> [Stored data entries]:
Content starts

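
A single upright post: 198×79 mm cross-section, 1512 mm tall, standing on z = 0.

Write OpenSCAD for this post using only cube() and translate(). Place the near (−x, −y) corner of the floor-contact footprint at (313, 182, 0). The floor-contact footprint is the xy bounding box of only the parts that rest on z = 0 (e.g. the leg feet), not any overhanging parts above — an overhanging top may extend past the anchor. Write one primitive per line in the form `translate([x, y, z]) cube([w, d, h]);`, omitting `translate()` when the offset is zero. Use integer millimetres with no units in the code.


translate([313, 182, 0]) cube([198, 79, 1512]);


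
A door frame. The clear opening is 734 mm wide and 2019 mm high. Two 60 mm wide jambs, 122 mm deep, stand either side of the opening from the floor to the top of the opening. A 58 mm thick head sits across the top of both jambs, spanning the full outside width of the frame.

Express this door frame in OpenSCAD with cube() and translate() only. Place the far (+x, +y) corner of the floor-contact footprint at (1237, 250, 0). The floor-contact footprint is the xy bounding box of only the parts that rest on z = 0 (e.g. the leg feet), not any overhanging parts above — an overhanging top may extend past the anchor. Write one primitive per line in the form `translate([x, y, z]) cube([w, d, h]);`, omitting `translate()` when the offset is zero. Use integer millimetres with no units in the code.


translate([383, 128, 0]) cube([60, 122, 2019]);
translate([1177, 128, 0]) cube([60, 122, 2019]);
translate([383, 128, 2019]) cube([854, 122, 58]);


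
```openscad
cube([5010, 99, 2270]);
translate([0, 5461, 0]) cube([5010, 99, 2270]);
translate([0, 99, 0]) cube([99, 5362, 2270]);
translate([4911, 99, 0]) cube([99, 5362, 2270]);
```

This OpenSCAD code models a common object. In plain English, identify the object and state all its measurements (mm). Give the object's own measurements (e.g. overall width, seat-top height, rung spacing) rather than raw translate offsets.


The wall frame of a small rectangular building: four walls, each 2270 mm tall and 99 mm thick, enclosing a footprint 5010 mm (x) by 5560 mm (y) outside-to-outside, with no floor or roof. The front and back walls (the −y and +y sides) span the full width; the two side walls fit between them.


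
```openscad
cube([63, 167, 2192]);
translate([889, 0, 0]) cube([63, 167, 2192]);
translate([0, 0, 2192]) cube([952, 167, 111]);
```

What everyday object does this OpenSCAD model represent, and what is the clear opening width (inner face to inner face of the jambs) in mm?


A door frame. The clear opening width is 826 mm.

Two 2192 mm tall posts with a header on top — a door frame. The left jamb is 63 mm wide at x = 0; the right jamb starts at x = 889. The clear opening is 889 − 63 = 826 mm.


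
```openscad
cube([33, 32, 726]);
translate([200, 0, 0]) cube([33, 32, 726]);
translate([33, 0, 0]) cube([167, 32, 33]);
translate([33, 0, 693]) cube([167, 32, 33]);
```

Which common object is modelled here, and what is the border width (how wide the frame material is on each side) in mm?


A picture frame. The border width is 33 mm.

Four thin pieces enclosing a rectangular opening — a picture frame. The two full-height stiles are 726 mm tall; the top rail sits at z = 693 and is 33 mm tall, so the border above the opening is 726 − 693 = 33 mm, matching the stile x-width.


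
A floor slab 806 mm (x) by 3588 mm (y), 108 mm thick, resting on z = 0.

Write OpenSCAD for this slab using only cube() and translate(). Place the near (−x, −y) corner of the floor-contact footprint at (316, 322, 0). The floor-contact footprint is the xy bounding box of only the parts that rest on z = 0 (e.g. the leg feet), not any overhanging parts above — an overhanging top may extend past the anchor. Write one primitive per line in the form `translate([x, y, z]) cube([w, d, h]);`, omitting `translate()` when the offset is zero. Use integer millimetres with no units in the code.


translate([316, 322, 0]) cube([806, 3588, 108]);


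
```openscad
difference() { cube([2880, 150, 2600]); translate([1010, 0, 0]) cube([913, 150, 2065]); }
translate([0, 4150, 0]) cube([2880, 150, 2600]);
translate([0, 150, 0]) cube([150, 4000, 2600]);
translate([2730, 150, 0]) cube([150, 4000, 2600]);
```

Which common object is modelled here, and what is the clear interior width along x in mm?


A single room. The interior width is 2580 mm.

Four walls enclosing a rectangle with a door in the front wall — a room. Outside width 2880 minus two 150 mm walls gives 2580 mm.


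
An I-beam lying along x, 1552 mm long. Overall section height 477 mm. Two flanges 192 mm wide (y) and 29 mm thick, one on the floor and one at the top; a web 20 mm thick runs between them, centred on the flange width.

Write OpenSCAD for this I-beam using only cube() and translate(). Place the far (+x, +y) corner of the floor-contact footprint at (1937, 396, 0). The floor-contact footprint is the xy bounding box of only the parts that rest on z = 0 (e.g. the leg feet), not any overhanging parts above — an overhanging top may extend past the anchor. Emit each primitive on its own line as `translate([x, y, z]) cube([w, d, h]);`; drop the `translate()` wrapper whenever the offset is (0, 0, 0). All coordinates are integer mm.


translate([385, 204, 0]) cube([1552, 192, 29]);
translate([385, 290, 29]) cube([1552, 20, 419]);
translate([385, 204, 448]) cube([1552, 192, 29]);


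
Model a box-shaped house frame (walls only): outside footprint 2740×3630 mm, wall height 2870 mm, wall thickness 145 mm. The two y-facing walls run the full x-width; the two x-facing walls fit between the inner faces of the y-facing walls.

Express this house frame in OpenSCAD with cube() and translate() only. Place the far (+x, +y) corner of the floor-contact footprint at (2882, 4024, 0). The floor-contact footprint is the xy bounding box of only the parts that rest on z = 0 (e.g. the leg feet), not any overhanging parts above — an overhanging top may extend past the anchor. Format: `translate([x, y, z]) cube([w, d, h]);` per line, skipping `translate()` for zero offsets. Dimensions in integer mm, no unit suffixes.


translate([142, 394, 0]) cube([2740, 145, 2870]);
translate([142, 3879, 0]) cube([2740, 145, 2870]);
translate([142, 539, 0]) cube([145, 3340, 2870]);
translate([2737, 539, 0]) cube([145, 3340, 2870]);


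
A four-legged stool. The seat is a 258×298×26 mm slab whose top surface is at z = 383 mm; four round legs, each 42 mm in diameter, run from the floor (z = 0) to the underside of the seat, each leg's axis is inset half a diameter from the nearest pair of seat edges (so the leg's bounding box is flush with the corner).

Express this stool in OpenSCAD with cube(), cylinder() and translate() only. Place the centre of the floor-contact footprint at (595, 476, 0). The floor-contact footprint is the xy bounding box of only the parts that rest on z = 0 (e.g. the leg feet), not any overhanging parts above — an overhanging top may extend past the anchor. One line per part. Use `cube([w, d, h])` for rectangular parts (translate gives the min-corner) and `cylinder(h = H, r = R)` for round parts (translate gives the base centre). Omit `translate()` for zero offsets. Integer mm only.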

Content ends

> [The problem]: Write out the data a second time, exactly the same.

> [Response to the exercise]:
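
A single upright post: 198×79 mm cross-section, 1512 mm tall, standing on z = 0.

Write OpenSCAD for this post using only cube() and translate(). Place the near (−x, −y) corner of the floor-contact footprint at (313, 182, 0). The floor-contact footprint is the xy bounding box of only the parts that rest on z = 0 (e.g. the leg feet), not any overhanging parts above — an overhanging top may extend past the anchor. Write one primitive per line in the form `translate([x, y, z]) cube([w, d, h]);`, omitting `translate()` when the offset is zero. Use integer millimetres with no units in the code.


translate([313, 182, 0]) cube([198, 79, 1512]);


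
A door frame. The clear opening is 734 mm wide and 2019 mm high. Two 60 mm wide jambs, 122 mm deep, stand either side of the opening from the floor to the top of the opening. A 58 mm thick head sits across the top of both jambs, spanning the full outside width of the frame.

Express this door frame in OpenSCAD with cube() and translate() only. Place the far (+x, +y) corner of the floor-contact footprint at (1237, 250, 0). The floor-contact footprint is the xy bounding box of only the parts that rest on z = 0 (e.g. the leg feet), not any overhanging parts above — an overhanging top may extend past the anchor. Write one primitive per line in the form `translate([x, y, z]) cube([w, d, h]);`, omitting `translate()` when the offset is zero. Use integer millimetres with no units in the code.


translate([383, 128, 0]) cube([60, 122, 2019]);
translate([1177, 128, 0]) cube([60, 122, 2019]);
translate([383, 128, 2019]) cube([854, 122, 58]);


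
```openscad
cube([5010, 99, 2270]);
translate([0, 5461, 0]) cube([5010, 99, 2270]);
translate([0, 99, 0]) cube([99, 5362, 2270]);
translate([4911, 99, 0]) cube([99, 5362, 2270]);
```

This OpenSCAD code models a common object. In plain English, identify the object and state all its measurements (mm). Give the object's own measurements (e.g. overall width, seat-top height, rung spacing) rather than raw translate offsets.


The wall frame of a small rectangular building: four walls, each 2270 mm tall and 99 mm thick, enclosing a footprint 5010 mm (x) by 5560 mm (y) outside-to-outside, with no floor or roof. The front and back walls (the −y and +y sides) span the full width; the two side walls fit between them.


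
```openscad
cube([63, 167, 2192]);
translate([889, 0, 0]) cube([63, 167, 2192]);
translate([0, 0, 2192]) cube([952, 167, 111]);
```

What everyday object does this OpenSCAD model represent, and what is the clear opening width (inner face to inner face of the jambs) in mm?


A door frame. The clear opening width is 826 mm.

Two 2192 mm tall posts with a header on top — a door frame. The left jamb is 63 mm wide at x = 0; the right jamb starts at x = 889. The clear opening is 889 − 63 = 826 mm.


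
```openscad
cube([33, 32, 726]);
translate([200, 0, 0]) cube([33, 32, 726]);
translate([33, 0, 0]) cube([167, 32, 33]);
translate([33, 0, 693]) cube([167, 32, 33]);
```

Which common object is modelled here, and what is the border width (how wide the frame material is on each side) in mm?


A picture frame. The border width is 33 mm.

Four thin pieces enclosing a rectangular opening — a picture frame. The two full-height stiles are 726 mm tall; the top rail sits at z = 693 and is 33 mm tall, so the border above the opening is 726 − 693 = 33 mm, matching the stile x-width.


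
A floor slab 806 mm (x) by 3588 mm (y), 108 mm thick, resting on z = 0.

Write OpenSCAD for this slab using only cube() and translate(). Place the near (−x, −y) corner of the floor-contact footprint at (316, 322, 0). The floor-contact footprint is the xy bounding box of only the parts that rest on z = 0 (e.g. the leg feet), not any overhanging parts above — an overhanging top may extend past the anchor. Write one primitive per line in the form `translate([x, y, z]) cube([w, d, h]);`, omitting `translate()` when the offset is zero. Use integer millimetres with no units in the code.


translate([316, 322, 0]) cube([806, 3588, 108]);


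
```openscad
difference() { cube([2880, 150, 2600]); translate([1010, 0, 0]) cube([913, 150, 2065]); }
translate([0, 4150, 0]) cube([2880, 150, 2600]);
translate([0, 150, 0]) cube([150, 4000, 2600]);
translate([2730, 150, 0]) cube([150, 4000, 2600]);
```

Which common object is modelled here, and what is the clear interior width along x in mm?


A single room. The interior width is 2580 mm.

Four walls enclosing a rectangle with a door in the front wall — a room. Outside width 2880 minus two 150 mm walls gives 2580 mm.


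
An I-beam lying along x, 1552 mm long. Overall section height 477 mm. Two flanges 192 mm wide (y) and 29 mm thick, one on the floor and one at the top; a web 20 mm thick runs between them, centred on the flange width.

Write OpenSCAD for this I-beam using only cube() and translate(). Place the far (+x, +y) corner of the floor-contact footprint at (1937, 396, 0). The floor-contact footprint is the xy bounding box of only the parts that rest on z = 0 (e.g. the leg feet), not any overhanging parts above — an overhanging top may extend past the anchor. Emit each primitive on its own line as `translate([x, y, z]) cube([w, d, h]);`; drop the `translate()` wrapper whenever the offset is (0, 0, 0). All coordinates are integer mm.


translate([385, 204, 0]) cube([1552, 192, 29]);
translate([385, 290, 29]) cube([1552, 20, 419]);
translate([385, 204, 448]) cube([1552, 192, 29]);


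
Model a box-shaped house frame (walls only): outside footprint 2740×3630 mm, wall height 2870 mm, wall thickness 145 mm. The two y-facing walls run the full x-width; the two x-facing walls fit between the inner faces of the y-facing walls.

Express this house frame in OpenSCAD with cube() and translate() only. Place the far (+x, +y) corner of the floor-contact footprint at (2882, 4024, 0). The floor-contact footprint is the xy bounding box of only the parts that rest on z = 0 (e.g. the leg feet), not any overhanging parts above — an overhanging top may extend past the anchor. Format: `translate([x, y, z]) cube([w, d, h]);` per line, skipping `translate()` for zero offsets. Dimensions in integer mm, no unit suffixes.


translate([142, 394, 0]) cube([2740, 145, 2870]);
translate([142, 3879, 0]) cube([2740, 145, 2870]);
translate([142, 539, 0]) cube([145, 3340, 2870]);
translate([2737, 539, 0]) cube([145, 3340, 2870]);


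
A four-legged stool. The seat is a 258×298×26 mm slab whose top surface is at z = 383 mm; four round legs, each 42 mm in diameter, run from the floor (z = 0) to the underside of the seat, each leg's axis is inset half a diameter from the nearest pair of seat edges (so the leg's bounding box is flush with the corner).

Express this stool in OpenSCAD with cube(), cylinder() and translate() only. Place the centre of the floor-contact footprint at (595, 476, 0). The floor-contact footprint is the xy bounding box of only the parts that rest on z = 0 (e.g. the leg feet), not any overhanging parts above — an overhanging top may extend past the anchor. One line per part. Use `cube([w, d, h])` for rectangular parts (translate gives the min-corner) and `cylinder(h = H, r = R)` for round parts (translate gives the base centre). Omit `translate()` for zero offsets. Integer mm only.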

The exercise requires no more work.